TASK INSTRUCTIONS: Begin at the top of the records and copy each line exactly. The line containing "Answer: -1/30819 ≈ -3.2448e-5" is the last one to include.

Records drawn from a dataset
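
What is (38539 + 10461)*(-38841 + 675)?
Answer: -1870134000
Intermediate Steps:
(38539 + 10461)*(-38841 + 675) = 49000*(-38166) = -1870134000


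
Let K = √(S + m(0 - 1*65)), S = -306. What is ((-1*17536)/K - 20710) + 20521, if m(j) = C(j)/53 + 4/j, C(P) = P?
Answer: -189 + 17536*I*√1402115/20757 ≈ -189.0 + 1000.4*I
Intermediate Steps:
m(j) = 4/j + j/53 (m(j) = j/53 + 4/j = 4/j + j/53)
K = 51*I*√1402115/3445 (K = √(-306 + (4/(0 - 1*65) + (0 - 1*65)/53)) = √(-306 + (4/(0 - 65) + (0 - 65)/53)) = √(-306 + (4/(-65) + (1/53)*(-65))) = √(-306 + (4*(-1/65) - 65/53)) = √(-306 + (-4/65 - 65/53)) = √(-306 - 4437/3445) = √(-1058607/3445) = 51*I*√1402115/3445 ≈ 17.53*I)
((-1*17536)/K - 20710) + 20521 = ((-1*17536)/((51*I*√1402115/3445)) - 20710) + 20521 = (-(-17536)*I*√1402115/20757 - 20710) + 20521 = (17536*I*√1402115/20757 - 20710) + 20521 = (-20710 + 17536*I*√1402115/20757) + 20521 = -189 + 17536*I*√1402115/20757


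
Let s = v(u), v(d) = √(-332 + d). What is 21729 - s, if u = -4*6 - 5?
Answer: 21729 - 19*I ≈ 21729.0 - 19.0*I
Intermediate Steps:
u = -29 (u = -24 - 5 = -29)
s = 19*I (s = √(-332 - 29) = √(-361) = 19*I ≈ 19.0*I)
21729 - s = 21729 - 19*I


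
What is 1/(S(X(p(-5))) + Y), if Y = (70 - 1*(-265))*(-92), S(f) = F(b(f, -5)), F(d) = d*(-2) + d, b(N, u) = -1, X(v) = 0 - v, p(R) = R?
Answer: -1/30819 ≈ -3.2448e-5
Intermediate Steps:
X(v) = -v
F(d) = -d (F(d) = -2*d + d = -d)
S(f) = 1 (S(f) = -1*(-1) = 1)
Y = -30820 (Y = (70 + 265)*(-92) = 335*(-92) = -30820)
1/(S(X(p(-5))) + Y) = 1/(1 - 30820) = 1/(-30819) = -1/30819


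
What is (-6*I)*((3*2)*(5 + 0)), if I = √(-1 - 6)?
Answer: -180*I*√7 ≈ -476.24*I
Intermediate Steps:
I = I*√7 (I = √(-7) = I*√7 ≈ 2.6458*I)
(-6*I)*((3*2)*(5 + 0)) = (-6*I*√7)*((3*2)*(5 + 0)) = (-6*I*√7)*(6*5) = -6*I*√7*30 = -180*I*√7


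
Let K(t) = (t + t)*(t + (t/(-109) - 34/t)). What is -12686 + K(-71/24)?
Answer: -11106365/872 ≈ -12737.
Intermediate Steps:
K(t) = 2*t*(-34/t + 108*t/109) (K(t) = (2*t)*(t + (t*(-1/109) - 34/t)) = (2*t)*(t + (-t/109 - 34/t)) = (2*t)*(t + (-34/t - t/109)) = (2*t)*(-34/t + 108*t/109) = 2*t*(-34/t + 108*t/109))
-12686 + K(-71/24) = -12686 + (-68 + 216*(-71/24)²/109) = -12686 + (-68 + (216/109)*(5041/576)) = -12686 + (-68 + 15123/872) = -12686 - 44173/872 = -11106365/872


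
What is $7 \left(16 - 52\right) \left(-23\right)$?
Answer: $5796$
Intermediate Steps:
$7 \left(16 - 52\right) \left(-23\right) = 7 \left(\left(-36\right) \left(-23\right)\right) = 7 \cdot 828 = 5796$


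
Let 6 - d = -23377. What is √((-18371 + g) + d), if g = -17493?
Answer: I*√12481 ≈ 111.72*I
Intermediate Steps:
d = 23383 (d = 6 - 1*(-23377) = 6 + 23377 = 23383)
√((-18371 + g) + d) = √((-18371 - 17493) + 23383) = √(-35864 + 23383) = √(-12481) = I*√12481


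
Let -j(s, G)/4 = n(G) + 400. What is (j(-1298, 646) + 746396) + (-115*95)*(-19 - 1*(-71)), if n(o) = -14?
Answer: 176752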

WRITTEN RESPONSE:
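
What is (38539 + 10461)*(-38841 + 675)?
Answer: -1870134000
Intermediate Steps:
(38539 + 10461)*(-38841 + 675) = 49000*(-38166) = -1870134000


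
Let K = √(S + m(0 - 1*65)), S = -306. What is ((-1*17536)/K - 20710) + 20521, if m(j) = C(j)/53 + 4/j, C(P) = P?
Answer: -189 + 17536*I*√1402115/20757 ≈ -189.0 + 1000.4*I
Intermediate Steps:
m(j) = 4/j + j/53 (m(j) = j/53 + 4/j = 4/j + j/53)
K = 51*I*√1402115/3445 (K = √(-306 + (4/(0 - 1*65) + (0 - 1*65)/53)) = √(-306 + (4/(0 - 65) + (0 - 65)/53)) = √(-306 + (4/(-65) + (1/53)*(-65))) = √(-306 + (4*(-1/65) - 65/53)) = √(-306 + (-4/65 - 65/53)) = √(-306 - 4437/3445) = √(-1058607/3445) = 51*I*√1402115/3445 ≈ 17.53*I)
((-1*17536)/K - 20710) + 20521 = ((-1*17536)/((51*I*√1402115/3445)) - 20710) + 20521 = (-(-17536)*I*√1402115/20757 - 20710) + 20521 = (17536*I*√1402115/20757 - 20710) + 20521 = (-20710 + 17536*I*√1402115/20757) + 20521 = -189 + 17536*I*√1402115/20757


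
Let s = v(u), v(d) = √(-332 + d). What is 21729 - s, if u = -4*6 - 5?
Answer: 21729 - 19*I ≈ 21729.0 - 19.0*I
Intermediate Steps:
u = -29 (u = -24 - 5 = -29)
s = 19*I (s = √(-332 - 29) = √(-361) = 19*I ≈ 19.0*I)
21729 - s = 21729 - 19*I


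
What is 1/(S(X(p(-5))) + Y), if Y = (70 - 1*(-265))*(-92), S(f) = F(b(f, -5)), F(d) = d*(-2) + d, b(N, u) = -1, X(v) = 0 - v, p(R) = R?
Answer: -1/30819 ≈ -3.2448e-5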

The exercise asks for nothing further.